## WORK ITEM
What is wanted is the line holding "Identify the ascending interval: Db → Cb." and every later line through the end of the entries, set down exactly.

## DATASET EXCERPTS
┄┄┄┄┄┄
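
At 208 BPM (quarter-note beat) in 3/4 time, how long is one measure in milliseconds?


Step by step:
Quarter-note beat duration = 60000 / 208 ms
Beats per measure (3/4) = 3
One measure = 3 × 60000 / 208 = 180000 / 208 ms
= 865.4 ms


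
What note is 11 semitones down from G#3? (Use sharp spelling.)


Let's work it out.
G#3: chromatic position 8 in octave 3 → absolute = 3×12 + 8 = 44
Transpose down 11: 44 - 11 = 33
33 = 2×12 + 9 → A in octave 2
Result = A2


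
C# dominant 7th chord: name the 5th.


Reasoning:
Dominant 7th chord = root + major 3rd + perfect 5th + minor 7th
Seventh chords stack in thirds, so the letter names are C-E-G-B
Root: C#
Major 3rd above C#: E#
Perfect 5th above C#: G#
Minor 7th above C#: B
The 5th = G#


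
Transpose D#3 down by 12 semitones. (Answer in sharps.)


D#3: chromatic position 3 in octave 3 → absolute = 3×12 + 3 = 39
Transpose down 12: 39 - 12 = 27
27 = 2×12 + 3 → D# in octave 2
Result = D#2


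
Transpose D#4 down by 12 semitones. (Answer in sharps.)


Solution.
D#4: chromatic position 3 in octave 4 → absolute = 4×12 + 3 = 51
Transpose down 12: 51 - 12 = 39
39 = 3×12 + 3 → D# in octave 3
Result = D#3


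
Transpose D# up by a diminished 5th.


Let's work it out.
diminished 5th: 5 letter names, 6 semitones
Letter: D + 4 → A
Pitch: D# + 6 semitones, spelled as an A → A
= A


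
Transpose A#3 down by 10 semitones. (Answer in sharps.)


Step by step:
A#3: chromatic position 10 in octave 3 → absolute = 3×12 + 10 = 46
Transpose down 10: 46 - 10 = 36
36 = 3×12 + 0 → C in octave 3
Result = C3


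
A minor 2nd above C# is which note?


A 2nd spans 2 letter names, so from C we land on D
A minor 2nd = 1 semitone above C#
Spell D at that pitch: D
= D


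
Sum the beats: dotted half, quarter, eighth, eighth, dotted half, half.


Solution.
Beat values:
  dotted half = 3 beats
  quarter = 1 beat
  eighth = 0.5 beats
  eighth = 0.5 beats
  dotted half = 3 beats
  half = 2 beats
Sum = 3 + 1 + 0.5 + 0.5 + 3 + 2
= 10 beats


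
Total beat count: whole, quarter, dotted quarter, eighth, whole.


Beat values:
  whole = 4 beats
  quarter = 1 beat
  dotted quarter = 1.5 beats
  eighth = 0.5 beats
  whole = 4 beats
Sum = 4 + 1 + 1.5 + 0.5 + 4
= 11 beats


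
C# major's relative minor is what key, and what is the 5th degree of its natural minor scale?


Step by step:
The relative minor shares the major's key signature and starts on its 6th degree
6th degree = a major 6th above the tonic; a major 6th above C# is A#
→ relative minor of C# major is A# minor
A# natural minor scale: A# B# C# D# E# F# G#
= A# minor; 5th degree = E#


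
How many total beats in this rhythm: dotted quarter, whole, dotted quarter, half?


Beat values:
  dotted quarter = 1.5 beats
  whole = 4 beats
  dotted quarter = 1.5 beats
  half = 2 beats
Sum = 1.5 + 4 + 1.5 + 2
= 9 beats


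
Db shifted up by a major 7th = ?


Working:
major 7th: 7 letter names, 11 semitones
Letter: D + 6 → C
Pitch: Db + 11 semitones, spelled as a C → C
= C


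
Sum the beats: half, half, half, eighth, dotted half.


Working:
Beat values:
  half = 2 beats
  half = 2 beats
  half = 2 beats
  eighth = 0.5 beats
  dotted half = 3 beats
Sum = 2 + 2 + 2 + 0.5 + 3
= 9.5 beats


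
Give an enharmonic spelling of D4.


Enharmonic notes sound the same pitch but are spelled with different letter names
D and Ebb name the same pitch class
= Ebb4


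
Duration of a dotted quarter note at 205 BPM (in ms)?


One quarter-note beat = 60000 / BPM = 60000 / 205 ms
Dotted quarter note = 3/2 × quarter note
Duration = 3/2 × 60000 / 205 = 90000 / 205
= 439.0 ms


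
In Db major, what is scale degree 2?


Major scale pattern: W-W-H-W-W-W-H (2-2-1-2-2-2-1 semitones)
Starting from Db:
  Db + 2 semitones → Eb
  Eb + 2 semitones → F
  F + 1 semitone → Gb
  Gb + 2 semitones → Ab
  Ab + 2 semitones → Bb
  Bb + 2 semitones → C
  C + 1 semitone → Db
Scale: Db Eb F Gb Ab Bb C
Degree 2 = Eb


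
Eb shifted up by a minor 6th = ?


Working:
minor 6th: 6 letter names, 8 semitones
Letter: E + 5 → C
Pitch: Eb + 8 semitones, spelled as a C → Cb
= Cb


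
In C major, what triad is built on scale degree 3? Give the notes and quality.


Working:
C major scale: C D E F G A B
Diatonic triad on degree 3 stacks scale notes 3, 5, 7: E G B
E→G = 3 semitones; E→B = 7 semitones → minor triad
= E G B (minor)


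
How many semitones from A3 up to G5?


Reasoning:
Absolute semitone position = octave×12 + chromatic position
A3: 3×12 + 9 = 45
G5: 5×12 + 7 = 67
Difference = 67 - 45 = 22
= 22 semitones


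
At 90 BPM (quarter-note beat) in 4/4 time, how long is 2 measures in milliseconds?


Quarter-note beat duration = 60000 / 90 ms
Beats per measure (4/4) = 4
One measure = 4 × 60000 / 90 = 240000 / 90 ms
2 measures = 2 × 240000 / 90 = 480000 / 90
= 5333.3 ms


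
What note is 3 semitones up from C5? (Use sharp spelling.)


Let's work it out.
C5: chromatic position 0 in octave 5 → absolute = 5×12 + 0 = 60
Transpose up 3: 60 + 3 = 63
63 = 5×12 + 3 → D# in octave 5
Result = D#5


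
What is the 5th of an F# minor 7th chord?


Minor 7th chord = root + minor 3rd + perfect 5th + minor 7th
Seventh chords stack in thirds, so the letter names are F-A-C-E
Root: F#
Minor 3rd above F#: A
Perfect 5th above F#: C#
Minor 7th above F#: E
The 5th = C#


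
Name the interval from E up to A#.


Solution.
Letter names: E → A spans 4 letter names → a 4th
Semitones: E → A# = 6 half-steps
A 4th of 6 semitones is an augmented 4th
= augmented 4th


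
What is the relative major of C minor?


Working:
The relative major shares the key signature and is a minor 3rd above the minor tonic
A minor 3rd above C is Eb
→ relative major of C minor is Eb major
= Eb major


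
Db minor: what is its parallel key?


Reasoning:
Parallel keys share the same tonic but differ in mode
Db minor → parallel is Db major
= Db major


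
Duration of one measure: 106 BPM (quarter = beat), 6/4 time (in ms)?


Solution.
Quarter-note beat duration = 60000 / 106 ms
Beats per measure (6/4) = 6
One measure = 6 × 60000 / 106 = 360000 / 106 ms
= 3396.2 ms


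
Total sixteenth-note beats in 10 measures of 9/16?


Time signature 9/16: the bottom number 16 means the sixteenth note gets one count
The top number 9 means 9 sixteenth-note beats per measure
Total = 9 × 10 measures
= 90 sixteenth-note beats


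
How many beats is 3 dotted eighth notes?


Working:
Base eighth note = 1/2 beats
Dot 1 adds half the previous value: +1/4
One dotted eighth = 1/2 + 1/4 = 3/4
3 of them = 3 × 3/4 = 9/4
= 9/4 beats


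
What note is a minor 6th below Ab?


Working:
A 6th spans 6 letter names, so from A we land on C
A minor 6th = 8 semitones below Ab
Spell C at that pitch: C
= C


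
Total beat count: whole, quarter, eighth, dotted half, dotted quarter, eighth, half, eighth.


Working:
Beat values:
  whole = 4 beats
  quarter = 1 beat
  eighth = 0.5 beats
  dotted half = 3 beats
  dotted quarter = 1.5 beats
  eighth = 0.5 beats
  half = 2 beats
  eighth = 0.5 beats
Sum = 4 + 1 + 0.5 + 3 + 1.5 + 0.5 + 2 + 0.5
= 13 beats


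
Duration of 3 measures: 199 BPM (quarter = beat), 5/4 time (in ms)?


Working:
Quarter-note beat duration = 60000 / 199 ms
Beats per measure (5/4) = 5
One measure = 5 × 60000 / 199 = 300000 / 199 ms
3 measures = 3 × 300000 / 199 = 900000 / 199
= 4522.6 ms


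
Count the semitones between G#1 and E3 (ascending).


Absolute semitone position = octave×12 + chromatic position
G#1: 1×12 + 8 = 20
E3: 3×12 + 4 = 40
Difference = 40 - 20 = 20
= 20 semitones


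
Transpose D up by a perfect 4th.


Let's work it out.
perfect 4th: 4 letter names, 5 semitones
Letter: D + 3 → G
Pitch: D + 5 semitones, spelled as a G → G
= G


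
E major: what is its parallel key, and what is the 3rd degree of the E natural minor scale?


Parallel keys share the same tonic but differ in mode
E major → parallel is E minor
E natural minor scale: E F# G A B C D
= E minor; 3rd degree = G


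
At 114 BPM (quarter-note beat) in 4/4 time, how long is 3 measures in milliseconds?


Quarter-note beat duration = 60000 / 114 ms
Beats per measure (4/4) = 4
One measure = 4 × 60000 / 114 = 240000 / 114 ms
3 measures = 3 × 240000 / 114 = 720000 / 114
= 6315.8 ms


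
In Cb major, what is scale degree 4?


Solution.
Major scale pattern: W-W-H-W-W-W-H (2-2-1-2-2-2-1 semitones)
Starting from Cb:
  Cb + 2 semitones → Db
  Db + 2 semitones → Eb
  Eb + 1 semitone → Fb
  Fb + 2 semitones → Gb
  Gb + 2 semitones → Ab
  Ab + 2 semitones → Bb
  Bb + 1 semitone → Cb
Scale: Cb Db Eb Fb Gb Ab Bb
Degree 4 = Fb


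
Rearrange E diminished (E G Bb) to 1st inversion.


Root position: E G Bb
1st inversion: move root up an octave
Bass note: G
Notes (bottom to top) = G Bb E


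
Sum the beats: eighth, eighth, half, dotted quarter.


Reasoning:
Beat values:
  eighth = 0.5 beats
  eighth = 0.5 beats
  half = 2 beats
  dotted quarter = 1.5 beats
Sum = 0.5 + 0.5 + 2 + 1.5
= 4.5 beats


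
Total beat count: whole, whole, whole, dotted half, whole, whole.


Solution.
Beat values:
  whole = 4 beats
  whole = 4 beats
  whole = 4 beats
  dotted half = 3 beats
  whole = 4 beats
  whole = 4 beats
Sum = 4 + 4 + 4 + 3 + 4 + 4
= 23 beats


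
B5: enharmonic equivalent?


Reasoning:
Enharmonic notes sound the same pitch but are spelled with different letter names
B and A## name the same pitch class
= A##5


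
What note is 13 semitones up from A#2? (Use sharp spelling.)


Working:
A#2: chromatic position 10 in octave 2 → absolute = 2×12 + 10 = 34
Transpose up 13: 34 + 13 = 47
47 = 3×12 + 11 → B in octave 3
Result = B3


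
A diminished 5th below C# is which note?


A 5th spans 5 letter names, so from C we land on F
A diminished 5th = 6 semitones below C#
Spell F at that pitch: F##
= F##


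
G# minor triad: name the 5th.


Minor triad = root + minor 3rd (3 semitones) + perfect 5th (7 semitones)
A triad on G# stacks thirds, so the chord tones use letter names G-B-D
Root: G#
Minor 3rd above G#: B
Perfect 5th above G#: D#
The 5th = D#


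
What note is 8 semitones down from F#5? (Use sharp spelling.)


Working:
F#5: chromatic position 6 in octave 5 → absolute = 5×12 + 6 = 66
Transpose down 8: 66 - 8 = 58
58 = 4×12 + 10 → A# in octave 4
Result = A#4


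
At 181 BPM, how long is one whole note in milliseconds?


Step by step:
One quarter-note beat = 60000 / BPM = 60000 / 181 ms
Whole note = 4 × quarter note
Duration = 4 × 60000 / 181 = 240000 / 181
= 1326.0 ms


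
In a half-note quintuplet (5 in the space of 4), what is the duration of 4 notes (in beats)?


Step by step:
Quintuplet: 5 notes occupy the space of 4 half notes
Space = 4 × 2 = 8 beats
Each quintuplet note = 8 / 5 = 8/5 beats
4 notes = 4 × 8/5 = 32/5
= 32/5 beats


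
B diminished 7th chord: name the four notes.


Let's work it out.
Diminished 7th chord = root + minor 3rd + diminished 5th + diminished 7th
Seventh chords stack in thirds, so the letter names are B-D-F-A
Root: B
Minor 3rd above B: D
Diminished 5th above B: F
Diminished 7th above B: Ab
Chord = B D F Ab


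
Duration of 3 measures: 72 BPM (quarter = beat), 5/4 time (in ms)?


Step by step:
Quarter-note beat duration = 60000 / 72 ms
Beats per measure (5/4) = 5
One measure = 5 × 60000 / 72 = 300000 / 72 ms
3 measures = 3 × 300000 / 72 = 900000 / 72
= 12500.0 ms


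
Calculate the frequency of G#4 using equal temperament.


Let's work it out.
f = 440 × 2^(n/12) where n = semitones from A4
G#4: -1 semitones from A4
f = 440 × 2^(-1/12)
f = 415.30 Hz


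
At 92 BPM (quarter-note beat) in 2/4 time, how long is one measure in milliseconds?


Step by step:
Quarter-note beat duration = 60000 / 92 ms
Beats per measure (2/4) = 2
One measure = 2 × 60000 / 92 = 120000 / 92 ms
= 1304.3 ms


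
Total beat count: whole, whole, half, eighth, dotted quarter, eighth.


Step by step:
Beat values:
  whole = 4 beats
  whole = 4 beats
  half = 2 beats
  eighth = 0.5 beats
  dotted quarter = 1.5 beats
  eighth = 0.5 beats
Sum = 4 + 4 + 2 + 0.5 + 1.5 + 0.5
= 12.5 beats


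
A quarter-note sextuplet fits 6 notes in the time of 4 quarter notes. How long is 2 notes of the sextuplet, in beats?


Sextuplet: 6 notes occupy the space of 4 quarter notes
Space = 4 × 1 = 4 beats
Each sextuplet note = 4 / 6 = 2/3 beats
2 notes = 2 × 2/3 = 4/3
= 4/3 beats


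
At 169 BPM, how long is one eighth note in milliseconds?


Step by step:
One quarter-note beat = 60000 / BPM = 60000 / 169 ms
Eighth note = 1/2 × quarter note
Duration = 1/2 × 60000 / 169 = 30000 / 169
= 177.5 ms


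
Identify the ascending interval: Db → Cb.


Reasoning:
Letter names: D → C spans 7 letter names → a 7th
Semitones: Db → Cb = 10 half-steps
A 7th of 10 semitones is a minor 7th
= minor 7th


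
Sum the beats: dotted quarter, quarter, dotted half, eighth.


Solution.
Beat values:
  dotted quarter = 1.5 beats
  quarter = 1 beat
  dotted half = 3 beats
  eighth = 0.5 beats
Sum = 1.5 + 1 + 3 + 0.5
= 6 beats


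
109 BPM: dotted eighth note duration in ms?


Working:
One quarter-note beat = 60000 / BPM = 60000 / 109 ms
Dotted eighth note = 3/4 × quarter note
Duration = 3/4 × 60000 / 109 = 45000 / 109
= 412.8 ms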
┄┄┄┄┄┄
## SOLUTION TO THIS EXERCISE
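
Identify the ascending interval: Db → Cb.


Reasoning:
Letter names: D → C spans 7 letter names → a 7th
Semitones: Db → Cb = 10 half-steps
A 7th of 10 semitones is a minor 7th
= minor 7th


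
Sum the beats: dotted quarter, quarter, dotted half, eighth.


Solution.
Beat values:
  dotted quarter = 1.5 beats
  quarter = 1 beat
  dotted half = 3 beats
  eighth = 0.5 beats
Sum = 1.5 + 1 + 3 + 0.5
= 6 beats


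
109 BPM: dotted eighth note duration in ms?


Working:
One quarter-note beat = 60000 / BPM = 60000 / 109 ms
Dotted eighth note = 3/4 × quarter note
Duration = 3/4 × 60000 / 109 = 45000 / 109
= 412.8 ms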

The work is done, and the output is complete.